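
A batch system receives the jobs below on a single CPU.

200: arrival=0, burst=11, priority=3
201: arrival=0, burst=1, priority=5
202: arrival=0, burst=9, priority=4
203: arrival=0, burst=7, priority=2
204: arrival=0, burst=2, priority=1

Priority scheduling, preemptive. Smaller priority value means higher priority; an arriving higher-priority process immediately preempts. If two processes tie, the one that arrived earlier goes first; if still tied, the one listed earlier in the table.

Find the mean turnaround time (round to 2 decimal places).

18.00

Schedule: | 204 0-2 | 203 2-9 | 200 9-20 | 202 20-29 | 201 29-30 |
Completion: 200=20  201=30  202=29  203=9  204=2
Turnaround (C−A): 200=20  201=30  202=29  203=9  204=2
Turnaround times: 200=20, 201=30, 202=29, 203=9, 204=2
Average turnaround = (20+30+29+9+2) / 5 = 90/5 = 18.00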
──────────
### [About this task]
Your output should be an exact copy of the lines from the one containing "204: arrival=0, burst=2, priority=1" through the last line of the data above.

### [Task result]
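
204: arrival=0, burst=2, priority=1

Priority scheduling, preemptive. Smaller priority value means higher priority; an arriving higher-priority process immediately preempts. If two processes tie, the one that arrived earlier goes first; if still tied, the one listed earlier in the table.

Find the mean turnaround time (round to 2 decimal places).

18.00

Schedule: | 204 0-2 | 203 2-9 | 200 9-20 | 202 20-29 | 201 29-30 |
Completion: 200=20  201=30  202=29  203=9  204=2
Turnaround (C−A): 200=20  201=30  202=29  203=9  204=2
Turnaround times: 200=20, 201=30, 202=29, 203=9, 204=2
Average turnaround = (20+30+29+9+2) / 5 = 90/5 = 18.00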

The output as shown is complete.